TASK DESCRIPTION: From the first record through the last, copy each one exactly.

** RECORD EXTRACTS follows **

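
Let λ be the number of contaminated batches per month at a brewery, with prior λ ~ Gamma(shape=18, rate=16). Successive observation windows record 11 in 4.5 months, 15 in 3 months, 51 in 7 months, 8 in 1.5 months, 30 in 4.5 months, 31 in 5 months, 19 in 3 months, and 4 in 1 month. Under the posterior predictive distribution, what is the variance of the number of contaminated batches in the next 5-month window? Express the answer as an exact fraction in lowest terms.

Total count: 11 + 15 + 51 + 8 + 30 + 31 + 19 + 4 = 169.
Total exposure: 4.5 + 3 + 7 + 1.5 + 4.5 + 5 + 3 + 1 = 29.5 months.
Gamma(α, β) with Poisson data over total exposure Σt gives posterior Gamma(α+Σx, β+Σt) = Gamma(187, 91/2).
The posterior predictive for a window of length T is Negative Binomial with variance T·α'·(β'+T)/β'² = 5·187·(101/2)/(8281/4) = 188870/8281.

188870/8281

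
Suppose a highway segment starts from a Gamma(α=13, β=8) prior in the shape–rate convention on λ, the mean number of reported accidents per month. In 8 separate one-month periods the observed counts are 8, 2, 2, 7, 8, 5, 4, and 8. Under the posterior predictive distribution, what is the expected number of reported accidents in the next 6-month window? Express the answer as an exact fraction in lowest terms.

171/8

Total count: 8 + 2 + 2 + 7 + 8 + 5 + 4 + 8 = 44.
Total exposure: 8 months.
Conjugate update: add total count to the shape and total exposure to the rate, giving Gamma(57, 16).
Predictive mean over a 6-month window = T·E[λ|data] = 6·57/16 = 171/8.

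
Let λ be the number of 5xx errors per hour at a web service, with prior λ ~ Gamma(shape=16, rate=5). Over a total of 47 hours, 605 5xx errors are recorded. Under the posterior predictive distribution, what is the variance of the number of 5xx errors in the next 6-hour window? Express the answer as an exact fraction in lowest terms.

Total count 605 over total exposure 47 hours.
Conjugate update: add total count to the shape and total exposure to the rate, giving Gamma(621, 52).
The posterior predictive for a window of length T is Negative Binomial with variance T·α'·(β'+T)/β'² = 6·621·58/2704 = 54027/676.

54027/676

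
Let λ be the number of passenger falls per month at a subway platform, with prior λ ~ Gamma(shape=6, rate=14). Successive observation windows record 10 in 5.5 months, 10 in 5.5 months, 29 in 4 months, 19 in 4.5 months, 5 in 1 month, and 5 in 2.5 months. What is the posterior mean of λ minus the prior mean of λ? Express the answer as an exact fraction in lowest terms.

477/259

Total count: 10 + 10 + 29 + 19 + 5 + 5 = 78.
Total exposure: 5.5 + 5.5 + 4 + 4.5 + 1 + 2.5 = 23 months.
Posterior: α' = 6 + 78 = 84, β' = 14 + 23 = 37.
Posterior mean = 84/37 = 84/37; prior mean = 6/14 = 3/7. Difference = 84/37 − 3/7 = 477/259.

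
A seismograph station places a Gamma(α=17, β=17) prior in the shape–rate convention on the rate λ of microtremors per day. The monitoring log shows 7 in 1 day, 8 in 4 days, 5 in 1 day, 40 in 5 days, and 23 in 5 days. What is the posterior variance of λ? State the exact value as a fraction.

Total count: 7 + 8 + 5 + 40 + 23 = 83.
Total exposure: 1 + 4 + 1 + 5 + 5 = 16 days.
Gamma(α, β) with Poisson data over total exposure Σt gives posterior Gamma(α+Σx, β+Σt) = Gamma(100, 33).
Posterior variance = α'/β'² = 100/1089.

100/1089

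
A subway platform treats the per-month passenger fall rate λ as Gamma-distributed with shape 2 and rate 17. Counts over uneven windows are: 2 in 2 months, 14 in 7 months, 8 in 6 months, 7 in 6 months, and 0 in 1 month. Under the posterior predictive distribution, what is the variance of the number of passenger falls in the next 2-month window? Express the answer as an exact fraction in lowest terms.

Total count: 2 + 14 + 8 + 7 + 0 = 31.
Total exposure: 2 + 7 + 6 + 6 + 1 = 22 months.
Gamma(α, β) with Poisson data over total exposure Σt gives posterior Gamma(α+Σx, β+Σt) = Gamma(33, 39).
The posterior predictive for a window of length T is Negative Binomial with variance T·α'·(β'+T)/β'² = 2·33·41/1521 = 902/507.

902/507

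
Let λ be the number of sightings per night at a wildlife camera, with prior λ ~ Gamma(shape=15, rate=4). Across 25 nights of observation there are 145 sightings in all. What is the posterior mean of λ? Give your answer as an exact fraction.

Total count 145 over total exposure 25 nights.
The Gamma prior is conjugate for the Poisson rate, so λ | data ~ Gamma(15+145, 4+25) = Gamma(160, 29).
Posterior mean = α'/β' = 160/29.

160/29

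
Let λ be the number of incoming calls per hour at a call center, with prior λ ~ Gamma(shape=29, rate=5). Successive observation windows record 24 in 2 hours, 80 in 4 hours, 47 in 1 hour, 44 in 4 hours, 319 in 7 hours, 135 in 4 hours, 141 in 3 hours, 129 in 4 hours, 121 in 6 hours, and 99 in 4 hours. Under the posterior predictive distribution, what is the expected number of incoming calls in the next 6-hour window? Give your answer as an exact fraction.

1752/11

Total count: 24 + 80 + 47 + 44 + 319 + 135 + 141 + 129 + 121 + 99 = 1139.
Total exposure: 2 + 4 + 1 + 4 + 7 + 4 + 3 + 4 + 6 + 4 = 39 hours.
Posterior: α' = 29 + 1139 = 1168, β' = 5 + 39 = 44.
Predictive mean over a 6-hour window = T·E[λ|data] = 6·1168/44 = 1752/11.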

** End of RECORD EXTRACTS **

ANSWER TO THIS EXERCISE:
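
Let λ be the number of contaminated batches per month at a brewery, with prior λ ~ Gamma(shape=18, rate=16). Successive observation windows record 11 in 4.5 months, 15 in 3 months, 51 in 7 months, 8 in 1.5 months, 30 in 4.5 months, 31 in 5 months, 19 in 3 months, and 4 in 1 month. Under the posterior predictive distribution, what is the variance of the number of contaminated batches in the next 5-month window? Express the answer as an exact fraction in lowest terms.

Total count: 11 + 15 + 51 + 8 + 30 + 31 + 19 + 4 = 169.
Total exposure: 4.5 + 3 + 7 + 1.5 + 4.5 + 5 + 3 + 1 = 29.5 months.
Gamma(α, β) with Poisson data over total exposure Σt gives posterior Gamma(α+Σx, β+Σt) = Gamma(187, 91/2).
The posterior predictive for a window of length T is Negative Binomial with variance T·α'·(β'+T)/β'² = 5·187·(101/2)/(8281/4) = 188870/8281.

188870/8281

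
Suppose a highway segment starts from a Gamma(α=13, β=8) prior in the shape–rate convention on λ, the mean number of reported accidents per month. In 8 separate one-month periods the observed counts are 8, 2, 2, 7, 8, 5, 4, and 8. Under the posterior predictive distribution, what is the expected number of reported accidents in the next 6-month window? Express the answer as an exact fraction in lowest terms.

171/8

Total count: 8 + 2 + 2 + 7 + 8 + 5 + 4 + 8 = 44.
Total exposure: 8 months.
Conjugate update: add total count to the shape and total exposure to the rate, giving Gamma(57, 16).
Predictive mean over a 6-month window = T·E[λ|data] = 6·57/16 = 171/8.

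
Let λ be the number of 5xx errors per hour at a web service, with prior λ ~ Gamma(shape=16, rate=5). Over a total of 47 hours, 605 5xx errors are recorded. Under the posterior predictive distribution, what is the variance of the number of 5xx errors in the next 6-hour window? Express the answer as an exact fraction in lowest terms.

Total count 605 over total exposure 47 hours.
Conjugate update: add total count to the shape and total exposure to the rate, giving Gamma(621, 52).
The posterior predictive for a window of length T is Negative Binomial with variance T·α'·(β'+T)/β'² = 6·621·58/2704 = 54027/676.

54027/676

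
Let λ be the number of passenger falls per month at a subway platform, with prior λ ~ Gamma(shape=6, rate=14). Successive observation windows record 10 in 5.5 months, 10 in 5.5 months, 29 in 4 months, 19 in 4.5 months, 5 in 1 month, and 5 in 2.5 months. What is the posterior mean of λ minus the prior mean of λ? Express the answer as an exact fraction in lowest terms.

477/259

Total count: 10 + 10 + 29 + 19 + 5 + 5 = 78.
Total exposure: 5.5 + 5.5 + 4 + 4.5 + 1 + 2.5 = 23 months.
Posterior: α' = 6 + 78 = 84, β' = 14 + 23 = 37.
Posterior mean = 84/37 = 84/37; prior mean = 6/14 = 3/7. Difference = 84/37 − 3/7 = 477/259.

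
A seismograph station places a Gamma(α=17, β=17) prior in the shape–rate convention on the rate λ of microtremors per day. The monitoring log shows 7 in 1 day, 8 in 4 days, 5 in 1 day, 40 in 5 days, and 23 in 5 days. What is the posterior variance of λ? State the exact value as a fraction.

Total count: 7 + 8 + 5 + 40 + 23 = 83.
Total exposure: 1 + 4 + 1 + 5 + 5 = 16 days.
Gamma(α, β) with Poisson data over total exposure Σt gives posterior Gamma(α+Σx, β+Σt) = Gamma(100, 33).
Posterior variance = α'/β'² = 100/1089.

100/1089

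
A subway platform treats the per-month passenger fall rate λ as Gamma-distributed with shape 2 and rate 17. Counts over uneven windows are: 2 in 2 months, 14 in 7 months, 8 in 6 months, 7 in 6 months, and 0 in 1 month. Under the posterior predictive distribution, what is the variance of the number of passenger falls in the next 2-month window? Express the answer as an exact fraction in lowest terms.

Total count: 2 + 14 + 8 + 7 + 0 = 31.
Total exposure: 2 + 7 + 6 + 6 + 1 = 22 months.
Gamma(α, β) with Poisson data over total exposure Σt gives posterior Gamma(α+Σx, β+Σt) = Gamma(33, 39).
The posterior predictive for a window of length T is Negative Binomial with variance T·α'·(β'+T)/β'² = 2·33·41/1521 = 902/507.

902/507

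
Let λ be the number of sightings per night at a wildlife camera, with prior λ ~ Gamma(shape=15, rate=4). Across 25 nights of observation there are 145 sightings in all. What is the posterior mean of λ? Give your answer as an exact fraction.

Total count 145 over total exposure 25 nights.
The Gamma prior is conjugate for the Poisson rate, so λ | data ~ Gamma(15+145, 4+25) = Gamma(160, 29).
Posterior mean = α'/β' = 160/29.

160/29

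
Let λ be the number of incoming calls per hour at a call center, with prior λ ~ Gamma(shape=29, rate=5). Successive observation windows record 24 in 2 hours, 80 in 4 hours, 47 in 1 hour, 44 in 4 hours, 319 in 7 hours, 135 in 4 hours, 141 in 3 hours, 129 in 4 hours, 121 in 6 hours, and 99 in 4 hours. Under the posterior predictive distribution, what is the expected number of incoming calls in the next 6-hour window? Give your answer as an exact fraction.

1752/11

Total count: 24 + 80 + 47 + 44 + 319 + 135 + 141 + 129 + 121 + 99 = 1139.
Total exposure: 2 + 4 + 1 + 4 + 7 + 4 + 3 + 4 + 6 + 4 = 39 hours.
Posterior: α' = 29 + 1139 = 1168, β' = 5 + 39 = 44.
Predictive mean over a 6-hour window = T·E[λ|data] = 6·1168/44 = 1752/11.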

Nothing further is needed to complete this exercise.